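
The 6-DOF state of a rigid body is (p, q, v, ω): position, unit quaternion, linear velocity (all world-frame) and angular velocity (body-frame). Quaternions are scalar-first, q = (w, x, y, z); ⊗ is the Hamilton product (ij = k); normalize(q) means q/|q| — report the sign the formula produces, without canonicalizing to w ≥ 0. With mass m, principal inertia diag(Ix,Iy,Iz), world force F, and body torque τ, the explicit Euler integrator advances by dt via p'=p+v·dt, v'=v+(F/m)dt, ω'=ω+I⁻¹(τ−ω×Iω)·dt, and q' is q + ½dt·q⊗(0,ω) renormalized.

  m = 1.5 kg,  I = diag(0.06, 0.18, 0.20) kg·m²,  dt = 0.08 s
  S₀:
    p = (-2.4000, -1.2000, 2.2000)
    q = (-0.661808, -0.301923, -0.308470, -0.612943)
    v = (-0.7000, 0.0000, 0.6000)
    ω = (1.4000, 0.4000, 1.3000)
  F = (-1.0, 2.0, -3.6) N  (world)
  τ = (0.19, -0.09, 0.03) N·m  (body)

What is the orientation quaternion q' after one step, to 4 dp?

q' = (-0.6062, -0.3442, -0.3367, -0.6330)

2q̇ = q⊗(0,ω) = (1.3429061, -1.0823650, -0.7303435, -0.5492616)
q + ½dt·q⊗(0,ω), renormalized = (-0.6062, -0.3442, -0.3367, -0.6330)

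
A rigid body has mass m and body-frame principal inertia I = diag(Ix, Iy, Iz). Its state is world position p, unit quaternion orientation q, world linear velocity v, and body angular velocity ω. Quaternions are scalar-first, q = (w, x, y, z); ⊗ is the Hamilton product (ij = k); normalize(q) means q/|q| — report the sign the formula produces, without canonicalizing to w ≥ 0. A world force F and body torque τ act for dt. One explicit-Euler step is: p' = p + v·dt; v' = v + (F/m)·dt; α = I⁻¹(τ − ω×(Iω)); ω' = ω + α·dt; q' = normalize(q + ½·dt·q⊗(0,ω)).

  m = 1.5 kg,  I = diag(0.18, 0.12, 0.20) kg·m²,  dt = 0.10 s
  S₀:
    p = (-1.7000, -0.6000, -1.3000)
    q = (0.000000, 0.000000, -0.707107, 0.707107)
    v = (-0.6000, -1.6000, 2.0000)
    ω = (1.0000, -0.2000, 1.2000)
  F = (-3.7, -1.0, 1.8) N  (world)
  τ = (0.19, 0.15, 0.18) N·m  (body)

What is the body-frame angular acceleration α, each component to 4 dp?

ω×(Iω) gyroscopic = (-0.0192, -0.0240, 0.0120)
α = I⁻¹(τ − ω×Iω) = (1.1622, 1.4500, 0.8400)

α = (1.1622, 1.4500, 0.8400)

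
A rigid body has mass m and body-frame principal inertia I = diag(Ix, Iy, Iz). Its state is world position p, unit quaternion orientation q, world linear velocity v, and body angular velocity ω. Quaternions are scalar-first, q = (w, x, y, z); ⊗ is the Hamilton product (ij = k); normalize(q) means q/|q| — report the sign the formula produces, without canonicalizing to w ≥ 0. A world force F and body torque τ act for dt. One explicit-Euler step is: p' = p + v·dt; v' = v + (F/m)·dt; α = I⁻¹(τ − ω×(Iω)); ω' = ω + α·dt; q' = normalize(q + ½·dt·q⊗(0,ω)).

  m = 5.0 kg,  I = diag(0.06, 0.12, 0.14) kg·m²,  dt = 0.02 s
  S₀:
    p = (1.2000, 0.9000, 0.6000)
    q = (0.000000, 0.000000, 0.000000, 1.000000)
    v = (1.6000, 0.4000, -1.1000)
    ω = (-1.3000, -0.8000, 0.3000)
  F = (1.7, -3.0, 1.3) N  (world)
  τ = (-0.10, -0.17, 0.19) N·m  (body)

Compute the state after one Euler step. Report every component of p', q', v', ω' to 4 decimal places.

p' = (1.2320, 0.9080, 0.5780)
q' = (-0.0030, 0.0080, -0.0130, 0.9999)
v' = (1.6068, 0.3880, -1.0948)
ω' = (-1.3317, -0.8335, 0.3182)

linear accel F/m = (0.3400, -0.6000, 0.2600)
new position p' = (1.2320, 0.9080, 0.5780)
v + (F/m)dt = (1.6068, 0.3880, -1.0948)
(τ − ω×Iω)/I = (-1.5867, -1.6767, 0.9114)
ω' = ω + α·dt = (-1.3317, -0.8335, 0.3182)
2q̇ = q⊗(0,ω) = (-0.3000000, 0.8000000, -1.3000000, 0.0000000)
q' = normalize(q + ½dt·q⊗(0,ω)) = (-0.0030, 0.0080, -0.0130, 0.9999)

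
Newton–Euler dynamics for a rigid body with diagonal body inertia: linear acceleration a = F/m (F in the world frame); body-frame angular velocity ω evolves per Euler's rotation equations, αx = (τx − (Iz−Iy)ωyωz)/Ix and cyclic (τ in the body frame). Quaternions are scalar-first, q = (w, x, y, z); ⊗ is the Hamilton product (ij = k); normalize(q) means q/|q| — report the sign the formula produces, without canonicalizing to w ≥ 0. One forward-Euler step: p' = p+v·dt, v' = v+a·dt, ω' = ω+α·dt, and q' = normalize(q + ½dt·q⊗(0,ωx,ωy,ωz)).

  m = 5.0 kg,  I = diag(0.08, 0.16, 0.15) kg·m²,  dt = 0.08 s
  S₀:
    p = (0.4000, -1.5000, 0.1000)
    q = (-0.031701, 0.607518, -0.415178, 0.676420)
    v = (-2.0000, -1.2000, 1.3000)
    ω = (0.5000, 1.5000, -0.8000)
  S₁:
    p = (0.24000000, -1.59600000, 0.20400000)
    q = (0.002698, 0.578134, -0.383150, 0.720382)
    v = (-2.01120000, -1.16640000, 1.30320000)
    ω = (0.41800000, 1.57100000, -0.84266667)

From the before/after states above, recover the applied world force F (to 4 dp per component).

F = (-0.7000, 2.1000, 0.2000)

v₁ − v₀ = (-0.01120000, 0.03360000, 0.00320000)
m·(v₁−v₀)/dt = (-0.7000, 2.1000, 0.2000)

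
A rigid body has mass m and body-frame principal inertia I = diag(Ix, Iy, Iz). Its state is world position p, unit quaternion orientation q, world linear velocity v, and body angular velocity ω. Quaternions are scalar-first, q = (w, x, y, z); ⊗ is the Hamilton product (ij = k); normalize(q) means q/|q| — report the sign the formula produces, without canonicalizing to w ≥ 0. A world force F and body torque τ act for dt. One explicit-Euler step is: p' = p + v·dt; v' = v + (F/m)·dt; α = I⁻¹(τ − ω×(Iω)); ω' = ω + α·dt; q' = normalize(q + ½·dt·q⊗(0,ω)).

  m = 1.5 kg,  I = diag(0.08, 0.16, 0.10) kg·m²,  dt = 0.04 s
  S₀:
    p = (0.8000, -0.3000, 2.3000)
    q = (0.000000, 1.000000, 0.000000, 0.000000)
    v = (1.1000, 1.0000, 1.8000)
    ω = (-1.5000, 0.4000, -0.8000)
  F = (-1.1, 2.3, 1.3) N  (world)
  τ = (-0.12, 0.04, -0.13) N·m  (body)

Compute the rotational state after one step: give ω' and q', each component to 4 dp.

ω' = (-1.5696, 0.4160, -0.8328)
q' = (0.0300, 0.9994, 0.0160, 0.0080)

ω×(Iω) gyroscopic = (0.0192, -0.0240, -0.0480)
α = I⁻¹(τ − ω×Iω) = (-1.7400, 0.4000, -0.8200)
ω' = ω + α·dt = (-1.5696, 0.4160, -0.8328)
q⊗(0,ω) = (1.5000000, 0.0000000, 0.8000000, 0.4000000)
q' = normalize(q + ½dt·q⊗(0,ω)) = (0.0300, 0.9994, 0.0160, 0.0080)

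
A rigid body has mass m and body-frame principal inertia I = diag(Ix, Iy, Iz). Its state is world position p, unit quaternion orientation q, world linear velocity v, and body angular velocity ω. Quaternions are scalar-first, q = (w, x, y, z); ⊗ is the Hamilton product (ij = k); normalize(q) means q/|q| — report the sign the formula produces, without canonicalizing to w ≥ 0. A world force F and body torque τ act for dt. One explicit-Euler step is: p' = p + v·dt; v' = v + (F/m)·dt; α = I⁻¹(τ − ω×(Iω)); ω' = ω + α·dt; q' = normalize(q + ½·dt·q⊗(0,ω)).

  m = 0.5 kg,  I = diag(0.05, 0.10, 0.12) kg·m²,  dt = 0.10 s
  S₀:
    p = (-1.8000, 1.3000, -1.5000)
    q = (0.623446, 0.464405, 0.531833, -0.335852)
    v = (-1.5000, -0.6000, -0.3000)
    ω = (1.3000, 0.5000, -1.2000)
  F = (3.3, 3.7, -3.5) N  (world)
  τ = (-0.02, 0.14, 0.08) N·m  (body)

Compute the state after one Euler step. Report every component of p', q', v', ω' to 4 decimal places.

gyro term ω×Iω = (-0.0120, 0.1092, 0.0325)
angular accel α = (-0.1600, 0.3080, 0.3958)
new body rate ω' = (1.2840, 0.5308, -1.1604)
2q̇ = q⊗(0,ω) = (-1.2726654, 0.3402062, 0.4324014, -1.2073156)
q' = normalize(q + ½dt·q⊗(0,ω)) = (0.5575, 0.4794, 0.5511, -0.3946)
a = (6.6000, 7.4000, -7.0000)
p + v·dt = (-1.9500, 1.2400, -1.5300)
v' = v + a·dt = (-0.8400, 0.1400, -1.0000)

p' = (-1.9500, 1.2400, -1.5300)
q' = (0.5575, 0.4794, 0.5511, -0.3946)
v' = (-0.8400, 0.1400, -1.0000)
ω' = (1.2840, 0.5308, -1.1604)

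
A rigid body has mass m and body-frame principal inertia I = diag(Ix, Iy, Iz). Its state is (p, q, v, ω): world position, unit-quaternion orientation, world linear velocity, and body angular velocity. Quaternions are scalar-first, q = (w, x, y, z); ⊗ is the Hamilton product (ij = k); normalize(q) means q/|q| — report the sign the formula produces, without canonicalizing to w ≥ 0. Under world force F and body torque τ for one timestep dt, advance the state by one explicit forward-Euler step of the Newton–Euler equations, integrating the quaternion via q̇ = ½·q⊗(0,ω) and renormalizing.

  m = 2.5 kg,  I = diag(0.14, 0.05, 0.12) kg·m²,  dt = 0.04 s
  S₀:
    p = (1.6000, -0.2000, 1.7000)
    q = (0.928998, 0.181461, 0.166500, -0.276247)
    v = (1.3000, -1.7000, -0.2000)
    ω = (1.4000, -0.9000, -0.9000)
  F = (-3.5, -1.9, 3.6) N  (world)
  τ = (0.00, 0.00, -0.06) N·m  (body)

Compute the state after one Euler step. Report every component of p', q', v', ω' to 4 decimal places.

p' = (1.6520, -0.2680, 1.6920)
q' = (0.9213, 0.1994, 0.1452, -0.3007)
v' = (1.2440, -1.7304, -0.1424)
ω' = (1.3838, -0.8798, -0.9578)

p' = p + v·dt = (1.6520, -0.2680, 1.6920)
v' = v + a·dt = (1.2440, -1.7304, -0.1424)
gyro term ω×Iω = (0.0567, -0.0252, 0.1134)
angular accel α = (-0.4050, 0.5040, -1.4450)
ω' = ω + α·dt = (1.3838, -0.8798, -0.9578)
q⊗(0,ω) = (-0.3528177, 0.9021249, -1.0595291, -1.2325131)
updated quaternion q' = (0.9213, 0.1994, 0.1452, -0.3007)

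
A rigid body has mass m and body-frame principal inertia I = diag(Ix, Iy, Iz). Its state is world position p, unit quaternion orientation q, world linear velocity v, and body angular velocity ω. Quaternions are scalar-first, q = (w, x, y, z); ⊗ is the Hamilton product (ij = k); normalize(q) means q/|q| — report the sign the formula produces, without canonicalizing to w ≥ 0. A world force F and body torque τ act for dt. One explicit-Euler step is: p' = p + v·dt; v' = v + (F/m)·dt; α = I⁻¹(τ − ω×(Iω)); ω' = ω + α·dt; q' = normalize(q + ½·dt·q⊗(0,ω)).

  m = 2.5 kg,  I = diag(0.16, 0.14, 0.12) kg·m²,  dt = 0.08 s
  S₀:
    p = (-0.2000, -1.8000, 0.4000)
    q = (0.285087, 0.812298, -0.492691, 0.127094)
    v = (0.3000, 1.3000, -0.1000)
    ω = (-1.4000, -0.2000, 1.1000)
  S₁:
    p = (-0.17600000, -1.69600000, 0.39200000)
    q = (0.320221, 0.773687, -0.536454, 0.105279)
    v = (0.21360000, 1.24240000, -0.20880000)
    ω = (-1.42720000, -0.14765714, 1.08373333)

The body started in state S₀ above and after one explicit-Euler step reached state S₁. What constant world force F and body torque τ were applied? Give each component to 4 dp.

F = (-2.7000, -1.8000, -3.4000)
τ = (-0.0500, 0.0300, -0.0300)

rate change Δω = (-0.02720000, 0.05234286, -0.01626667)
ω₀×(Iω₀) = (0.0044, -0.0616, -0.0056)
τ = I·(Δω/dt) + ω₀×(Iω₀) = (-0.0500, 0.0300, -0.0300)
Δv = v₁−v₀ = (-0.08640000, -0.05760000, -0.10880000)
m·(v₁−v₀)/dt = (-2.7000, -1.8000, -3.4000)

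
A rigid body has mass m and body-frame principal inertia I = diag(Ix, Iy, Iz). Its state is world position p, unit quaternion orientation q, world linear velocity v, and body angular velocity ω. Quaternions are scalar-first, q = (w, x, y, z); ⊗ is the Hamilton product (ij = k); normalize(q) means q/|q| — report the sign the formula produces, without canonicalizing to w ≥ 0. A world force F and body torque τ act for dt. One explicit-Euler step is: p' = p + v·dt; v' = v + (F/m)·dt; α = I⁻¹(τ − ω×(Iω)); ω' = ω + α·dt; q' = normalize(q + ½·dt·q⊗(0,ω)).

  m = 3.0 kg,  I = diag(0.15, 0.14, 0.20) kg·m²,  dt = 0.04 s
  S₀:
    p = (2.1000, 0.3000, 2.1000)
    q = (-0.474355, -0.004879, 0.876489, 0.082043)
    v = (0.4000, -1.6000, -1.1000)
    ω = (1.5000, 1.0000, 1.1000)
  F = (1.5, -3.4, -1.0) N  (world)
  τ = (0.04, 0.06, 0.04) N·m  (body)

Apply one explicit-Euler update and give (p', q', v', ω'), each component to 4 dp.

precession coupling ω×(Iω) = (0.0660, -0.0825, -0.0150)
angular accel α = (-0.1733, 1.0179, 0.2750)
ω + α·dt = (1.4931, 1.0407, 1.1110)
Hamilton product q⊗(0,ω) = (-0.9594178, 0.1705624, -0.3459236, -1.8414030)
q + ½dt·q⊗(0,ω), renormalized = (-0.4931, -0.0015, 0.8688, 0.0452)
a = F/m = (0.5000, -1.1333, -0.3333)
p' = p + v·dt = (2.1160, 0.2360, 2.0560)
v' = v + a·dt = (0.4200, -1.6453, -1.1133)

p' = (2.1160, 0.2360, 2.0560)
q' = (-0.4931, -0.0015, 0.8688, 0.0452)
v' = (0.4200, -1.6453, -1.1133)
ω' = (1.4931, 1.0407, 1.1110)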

*What you will do*:
Out of the material above, output word for word the line with "ω = (1.5000, 1.0000, 1.1000)", the line with "τ = (0.04, 0.06, 0.04)", and all lines between them, with nothing else.

*Completed task*:
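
    ω = (1.5000, 1.0000, 1.1000)
  F = (1.5, -3.4, -1.0) N  (world)
  τ = (0.04, 0.06, 0.04) N·m  (body)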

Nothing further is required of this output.